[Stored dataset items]
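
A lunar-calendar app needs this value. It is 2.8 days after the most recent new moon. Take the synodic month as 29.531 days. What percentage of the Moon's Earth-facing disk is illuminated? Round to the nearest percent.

9%

Phase angle: θ = 360°·(2.8 d)/(29.531 d) = 34.1°.
With cos θ = 0.828, the lit fraction is (1 − 0.828)/2 ≈ 0.086, so 9%.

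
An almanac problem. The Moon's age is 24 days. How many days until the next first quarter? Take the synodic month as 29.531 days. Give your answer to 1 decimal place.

12.9 days

First quarter occurs at elongation 90°, i.e. at age 29.531 × 90/360 = 7.383 d.
This lunation's first quarter (7.383 d) has passed, so add one period: 36.914 − 24 = 12.914 days.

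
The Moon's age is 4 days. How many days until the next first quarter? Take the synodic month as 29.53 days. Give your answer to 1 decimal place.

First quarter occurs at elongation 90°, i.e. at age 29.53 × 90/360 = 7.383 d.
So 3.383 days remain (7.383 − 4).

3.4 days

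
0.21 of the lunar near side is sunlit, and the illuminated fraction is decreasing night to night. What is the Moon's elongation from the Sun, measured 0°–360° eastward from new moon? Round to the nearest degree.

305°

From f = (1 − cos θ)/2: cos θ = 1 − 2×0.21 = 0.580; arccos → 54.5°.
Since the Moon is past full (waning), take the reflex angle: θ = 360° − 54.5° = 305.5°.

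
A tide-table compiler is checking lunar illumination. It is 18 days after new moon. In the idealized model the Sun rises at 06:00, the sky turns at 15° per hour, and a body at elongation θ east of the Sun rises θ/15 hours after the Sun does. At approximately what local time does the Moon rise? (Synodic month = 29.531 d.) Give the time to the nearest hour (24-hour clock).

21:00

The Moon has covered 18/29.531 of its cycle, so θ ≈ 360° × 18/29.531 = 219.4°.
The Moon trails the Sun by θ/15 = 219.4/15 ≈ 14.63 hours.
06:00 + 14.63 h ≈ 20:38 → 21:00 to the nearest hour.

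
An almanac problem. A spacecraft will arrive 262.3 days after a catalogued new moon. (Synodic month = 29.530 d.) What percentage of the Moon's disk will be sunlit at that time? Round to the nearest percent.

Reduce mod P: 262.3 − 8×29.530 = 26.06 d into the current lunation.
The Moon has covered 26.06/29.530 of its cycle, so θ ≈ 360° × 26.06/29.530 = 317.7°.
cos 317.7° = 0.740, so f = (1 − 0.740)/2 = 0.130, so 13%.

13%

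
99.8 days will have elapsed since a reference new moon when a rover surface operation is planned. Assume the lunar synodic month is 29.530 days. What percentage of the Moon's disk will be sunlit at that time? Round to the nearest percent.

86%

Reduce mod P: 99.8 − 3×29.530 = 11.21 d into the current lunation.
The Moon has covered 11.21/29.530 of its cycle, so θ ≈ 360° × 11.21/29.530 = 136.7°.
Illuminated fraction = (1 − cos 136.7°)/2 = (1 − (-0.727))/2 ≈ 0.864, so 86%.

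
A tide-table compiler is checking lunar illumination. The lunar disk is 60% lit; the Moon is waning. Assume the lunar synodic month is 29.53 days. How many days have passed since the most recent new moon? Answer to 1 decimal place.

Invert f = (1 − cos θ)/2 to get cos θ = 1 − 2(0.60) = -0.200, hence θ₀ = arccos -0.200 = 101.5°.
Waning ⇒ past full, so θ = 360° − 101.5° = 258.5°.
That fraction of the synodic month is 258.5/360 × 29.53 d ≈ 21.20 d.

21.2 days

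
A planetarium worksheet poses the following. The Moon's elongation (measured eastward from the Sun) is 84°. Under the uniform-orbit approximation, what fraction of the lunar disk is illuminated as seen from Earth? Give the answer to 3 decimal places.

cos 84° = 0.105, so f = (1 − 0.105)/2 = 0.448.

0.448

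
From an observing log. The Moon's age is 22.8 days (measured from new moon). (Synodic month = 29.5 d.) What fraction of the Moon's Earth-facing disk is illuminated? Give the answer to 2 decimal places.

0.43

The Moon has covered 22.8/29.5 of its cycle, so θ ≈ 360° × 22.8/29.5 = 278.2°.
Illuminated fraction = (1 − cos 278.2°)/2 = (1 − 0.143)/2 ≈ 0.428.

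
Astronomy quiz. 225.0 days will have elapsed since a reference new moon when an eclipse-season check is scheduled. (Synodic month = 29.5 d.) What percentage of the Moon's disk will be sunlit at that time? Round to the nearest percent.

225.0 d spans 7 complete synodic months (7 × 29.5 = 206.50 d) plus 18.50 d.
The Moon has covered 18.50/29.5 of its cycle, so θ ≈ 360° × 18.50/29.5 = 225.8°.
cos 225.8° = (-0.698), so f = (1 − (-0.698))/2 = 0.849, so 85%.

85%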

● What you need to do: Your answer should consist of every record, restated exactly.

● Reply:
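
A lunar-calendar app needs this value. It is 2.8 days after the most recent new moon. Take the synodic month as 29.531 days. What percentage of the Moon's Earth-facing disk is illuminated? Round to the nearest percent.

9%

Phase angle: θ = 360°·(2.8 d)/(29.531 d) = 34.1°.
With cos θ = 0.828, the lit fraction is (1 − 0.828)/2 ≈ 0.086, so 9%.

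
An almanac problem. The Moon's age is 24 days. How many days until the next first quarter? Take the synodic month as 29.531 days. Give your answer to 1 decimal place.

12.9 days

First quarter occurs at elongation 90°, i.e. at age 29.531 × 90/360 = 7.383 d.
This lunation's first quarter (7.383 d) has passed, so add one period: 36.914 − 24 = 12.914 days.

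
The Moon's age is 4 days. How many days until the next first quarter? Take the synodic month as 29.53 days. Give your answer to 1 decimal place.

First quarter occurs at elongation 90°, i.e. at age 29.53 × 90/360 = 7.383 d.
So 3.383 days remain (7.383 − 4).

3.4 days

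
0.21 of the lunar near side is sunlit, and the illuminated fraction is decreasing night to night. What is the Moon's elongation from the Sun, measured 0°–360° eastward from new moon? Round to the nearest degree.

305°

From f = (1 − cos θ)/2: cos θ = 1 − 2×0.21 = 0.580; arccos → 54.5°.
Since the Moon is past full (waning), take the reflex angle: θ = 360° − 54.5° = 305.5°.

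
A tide-table compiler is checking lunar illumination. It is 18 days after new moon. In the idealized model the Sun rises at 06:00, the sky turns at 15° per hour, and a body at elongation θ east of the Sun rises θ/15 hours after the Sun does. At approximately what local time does the Moon rise? (Synodic month = 29.531 d.) Give the time to the nearest hour (24-hour clock).

21:00

The Moon has covered 18/29.531 of its cycle, so θ ≈ 360° × 18/29.531 = 219.4°.
The Moon trails the Sun by θ/15 = 219.4/15 ≈ 14.63 hours.
06:00 + 14.63 h ≈ 20:38 → 21:00 to the nearest hour.

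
An almanac problem. A spacecraft will arrive 262.3 days after a catalogued new moon. (Synodic month = 29.530 d.) What percentage of the Moon's disk will be sunlit at that time? Round to the nearest percent.

Reduce mod P: 262.3 − 8×29.530 = 26.06 d into the current lunation.
The Moon has covered 26.06/29.530 of its cycle, so θ ≈ 360° × 26.06/29.530 = 317.7°.
cos 317.7° = 0.740, so f = (1 − 0.740)/2 = 0.130, so 13%.

13%

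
99.8 days will have elapsed since a reference new moon when a rover surface operation is planned. Assume the lunar synodic month is 29.530 days. What percentage of the Moon's disk will be sunlit at that time? Round to the nearest percent.

86%

Reduce mod P: 99.8 − 3×29.530 = 11.21 d into the current lunation.
The Moon has covered 11.21/29.530 of its cycle, so θ ≈ 360° × 11.21/29.530 = 136.7°.
Illuminated fraction = (1 − cos 136.7°)/2 = (1 − (-0.727))/2 ≈ 0.864, so 86%.

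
A tide-table compiler is checking lunar illumination. The lunar disk is 60% lit; the Moon is waning. Assume the lunar synodic month is 29.53 days. How many days have passed since the most recent new moon? Answer to 1 decimal place.

Invert f = (1 − cos θ)/2 to get cos θ = 1 − 2(0.60) = -0.200, hence θ₀ = arccos -0.200 = 101.5°.
Waning ⇒ past full, so θ = 360° − 101.5° = 258.5°.
That fraction of the synodic month is 258.5/360 × 29.53 d ≈ 21.20 d.

21.2 days

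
A planetarium worksheet poses the following. The Moon's elongation (measured eastward from the Sun) is 84°. Under the uniform-orbit approximation, what fraction of the lunar disk is illuminated as seen from Earth? Give the answer to 3 decimal places.

cos 84° = 0.105, so f = (1 − 0.105)/2 = 0.448.

0.448

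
From an observing log. The Moon's age is 22.8 days (measured from new moon). (Synodic month = 29.5 d.) What fraction of the Moon's Earth-facing disk is illuminated? Give the answer to 2 decimal places.

0.43

The Moon has covered 22.8/29.5 of its cycle, so θ ≈ 360° × 22.8/29.5 = 278.2°.
Illuminated fraction = (1 − cos 278.2°)/2 = (1 − 0.143)/2 ≈ 0.428.

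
Astronomy quiz. 225.0 days will have elapsed since a reference new moon when an eclipse-season check is scheduled. (Synodic month = 29.5 d.) What percentage of the Moon's disk will be sunlit at that time? Round to the nearest percent.

225.0 d spans 7 complete synodic months (7 × 29.5 = 206.50 d) plus 18.50 d.
The Moon has covered 18.50/29.5 of its cycle, so θ ≈ 360° × 18.50/29.5 = 225.8°.
cos 225.8° = (-0.698), so f = (1 − (-0.698))/2 = 0.849, so 85%.

85%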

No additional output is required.